▸ GIVEN DATA
+===+

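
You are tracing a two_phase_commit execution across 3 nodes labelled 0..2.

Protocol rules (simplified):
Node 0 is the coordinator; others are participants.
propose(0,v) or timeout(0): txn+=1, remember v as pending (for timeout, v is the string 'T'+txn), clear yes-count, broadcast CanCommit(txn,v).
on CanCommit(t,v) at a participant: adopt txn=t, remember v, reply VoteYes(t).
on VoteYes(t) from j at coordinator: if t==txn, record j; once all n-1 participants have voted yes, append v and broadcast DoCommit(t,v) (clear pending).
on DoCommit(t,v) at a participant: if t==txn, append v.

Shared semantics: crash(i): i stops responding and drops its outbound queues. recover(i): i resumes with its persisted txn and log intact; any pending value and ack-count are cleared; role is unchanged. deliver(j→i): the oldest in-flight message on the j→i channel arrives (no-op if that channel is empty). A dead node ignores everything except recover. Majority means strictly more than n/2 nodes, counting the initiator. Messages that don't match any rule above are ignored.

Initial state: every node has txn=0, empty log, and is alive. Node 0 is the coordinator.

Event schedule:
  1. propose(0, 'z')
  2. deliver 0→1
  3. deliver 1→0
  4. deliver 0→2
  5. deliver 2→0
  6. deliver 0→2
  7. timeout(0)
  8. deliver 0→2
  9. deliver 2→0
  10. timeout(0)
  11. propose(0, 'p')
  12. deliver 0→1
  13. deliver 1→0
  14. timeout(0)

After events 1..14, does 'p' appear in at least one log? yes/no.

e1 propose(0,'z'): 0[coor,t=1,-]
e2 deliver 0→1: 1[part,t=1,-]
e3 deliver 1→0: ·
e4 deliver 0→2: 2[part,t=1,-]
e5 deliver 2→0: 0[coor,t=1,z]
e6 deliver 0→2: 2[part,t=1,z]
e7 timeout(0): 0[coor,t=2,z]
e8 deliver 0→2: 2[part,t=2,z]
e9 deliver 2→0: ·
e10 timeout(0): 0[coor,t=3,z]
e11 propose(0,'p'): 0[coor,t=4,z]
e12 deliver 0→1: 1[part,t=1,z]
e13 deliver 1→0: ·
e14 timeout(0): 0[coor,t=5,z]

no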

+===+

▸ PROMPT
Begin with the top line of the material and go as far as the line with "on DoCommit(t,v) at". Set down those lines exactly, both ends included, and nothing more.

▸ RESPONSE AREA
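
You are tracing a two_phase_commit execution across 3 nodes labelled 0..2.

Protocol rules (simplified):
Node 0 is the coordinator; others are participants.
propose(0,v) or timeout(0): txn+=1, remember v as pending (for timeout, v is the string 'T'+txn), clear yes-count, broadcast CanCommit(txn,v).
on CanCommit(t,v) at a participant: adopt txn=t, remember v, reply VoteYes(t).
on VoteYes(t) from j at coordinator: if t==txn, record j; once all n-1 participants have voted yes, append v and broadcast DoCommit(t,v) (clear pending).
on DoCommit(t,v) at a participant: if t==txn, append v.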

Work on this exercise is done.